WHAT TO PRODUCE
Every record shown below is to be output exactly.

DATASET EXCERPTS

:::

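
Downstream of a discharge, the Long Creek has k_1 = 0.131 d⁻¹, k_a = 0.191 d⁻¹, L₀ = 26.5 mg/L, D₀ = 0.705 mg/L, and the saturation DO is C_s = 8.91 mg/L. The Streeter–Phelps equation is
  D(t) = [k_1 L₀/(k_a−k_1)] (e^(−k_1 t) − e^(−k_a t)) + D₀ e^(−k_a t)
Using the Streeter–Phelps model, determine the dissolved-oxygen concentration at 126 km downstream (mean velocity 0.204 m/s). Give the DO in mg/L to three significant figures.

Travel time t = x/v = 126 km / (0.204 m/s) = 126000 m / 0.204 m/s = 617600 s = 7.149 d.
k_1 L₀/(k_a−k_1) = 0.131×26.5/(0.191−0.131) = 3.472/0.06000 = 57.86 mg/L.
e^(−k_1 t) = e^(−0.131×7.149) = 0.3920; e^(−k_a t) = e^(−0.191×7.149) = 0.2553.
D = 57.86 × (0.3920 − 0.2553) + 0.705 × 0.2553 = 7.911 + 0.1800 = 8.091 mg/L.
DO = C_s − D = 8.91 − 8.091 = 0.8192 mg/L.

DO ≈ 0.819 mg/L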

:::

PROBLEM SOLUTION
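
Downstream of a discharge, the Long Creek has k_1 = 0.131 d⁻¹, k_a = 0.191 d⁻¹, L₀ = 26.5 mg/L, D₀ = 0.705 mg/L, and the saturation DO is C_s = 8.91 mg/L. The Streeter–Phelps equation is
  D(t) = [k_1 L₀/(k_a−k_1)] (e^(−k_1 t) − e^(−k_a t)) + D₀ e^(−k_a t)
Using the Streeter–Phelps model, determine the dissolved-oxygen concentration at 126 km downstream (mean velocity 0.204 m/s). Give the DO in mg/L to three significant figures.

Travel time t = x/v = 126 km / (0.204 m/s) = 126000 m / 0.204 m/s = 617600 s = 7.149 d.
k_1 L₀/(k_a−k_1) = 0.131×26.5/(0.191−0.131) = 3.472/0.06000 = 57.86 mg/L.
e^(−k_1 t) = e^(−0.131×7.149) = 0.3920; e^(−k_a t) = e^(−0.191×7.149) = 0.2553.
D = 57.86 × (0.3920 − 0.2553) + 0.705 × 0.2553 = 7.911 + 0.1800 = 8.091 mg/L.
DO = C_s − D = 8.91 − 8.091 = 0.8192 mg/L.

DO ≈ 0.819 mg/L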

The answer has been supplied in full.